Records for this exercise.

BEGIN

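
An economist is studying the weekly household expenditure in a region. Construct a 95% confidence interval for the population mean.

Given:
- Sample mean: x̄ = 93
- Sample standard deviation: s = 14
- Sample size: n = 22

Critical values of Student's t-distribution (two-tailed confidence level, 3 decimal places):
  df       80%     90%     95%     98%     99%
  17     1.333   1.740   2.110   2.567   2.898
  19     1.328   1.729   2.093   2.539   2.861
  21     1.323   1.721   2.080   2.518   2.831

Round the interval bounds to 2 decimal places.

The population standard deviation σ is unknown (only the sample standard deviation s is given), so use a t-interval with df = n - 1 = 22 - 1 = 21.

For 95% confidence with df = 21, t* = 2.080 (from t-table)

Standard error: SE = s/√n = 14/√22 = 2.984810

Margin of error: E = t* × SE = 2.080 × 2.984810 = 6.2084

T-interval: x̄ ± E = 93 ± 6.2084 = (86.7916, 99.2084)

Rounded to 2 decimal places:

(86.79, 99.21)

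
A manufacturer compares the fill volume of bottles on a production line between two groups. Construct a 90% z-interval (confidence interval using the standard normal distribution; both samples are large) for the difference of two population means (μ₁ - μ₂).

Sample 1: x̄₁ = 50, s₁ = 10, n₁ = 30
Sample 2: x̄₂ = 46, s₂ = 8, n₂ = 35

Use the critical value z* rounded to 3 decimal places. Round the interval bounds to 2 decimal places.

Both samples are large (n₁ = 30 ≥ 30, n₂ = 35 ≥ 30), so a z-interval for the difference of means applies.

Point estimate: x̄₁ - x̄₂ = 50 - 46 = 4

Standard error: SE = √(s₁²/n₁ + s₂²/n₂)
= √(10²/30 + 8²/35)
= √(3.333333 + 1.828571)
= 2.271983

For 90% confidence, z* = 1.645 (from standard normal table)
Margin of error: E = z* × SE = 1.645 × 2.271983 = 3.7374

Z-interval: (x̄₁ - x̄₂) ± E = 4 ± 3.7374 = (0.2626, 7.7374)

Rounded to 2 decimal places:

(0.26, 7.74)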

END
BEGIN

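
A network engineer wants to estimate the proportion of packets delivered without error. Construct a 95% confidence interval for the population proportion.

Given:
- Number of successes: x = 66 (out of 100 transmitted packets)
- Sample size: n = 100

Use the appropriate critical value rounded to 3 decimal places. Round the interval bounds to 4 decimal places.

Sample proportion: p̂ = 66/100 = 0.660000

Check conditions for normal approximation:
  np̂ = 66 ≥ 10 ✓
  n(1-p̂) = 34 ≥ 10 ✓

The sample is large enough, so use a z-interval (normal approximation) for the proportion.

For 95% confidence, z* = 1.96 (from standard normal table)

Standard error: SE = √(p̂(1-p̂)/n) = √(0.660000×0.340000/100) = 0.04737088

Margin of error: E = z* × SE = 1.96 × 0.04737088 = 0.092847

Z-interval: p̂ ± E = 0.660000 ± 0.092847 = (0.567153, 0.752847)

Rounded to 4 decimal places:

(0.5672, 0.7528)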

END

What you are asked to do.
Look above for the line holding "An economist is", then set down exactly that line and every line after it up to and including the line holding "- Sample size: n = 22", with nothing else.

Your solution.
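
An economist is studying the weekly household expenditure in a region. Construct a 95% confidence interval for the population mean.

Given:
- Sample mean: x̄ = 93
- Sample standard deviation: s = 14
- Sample size: n = 22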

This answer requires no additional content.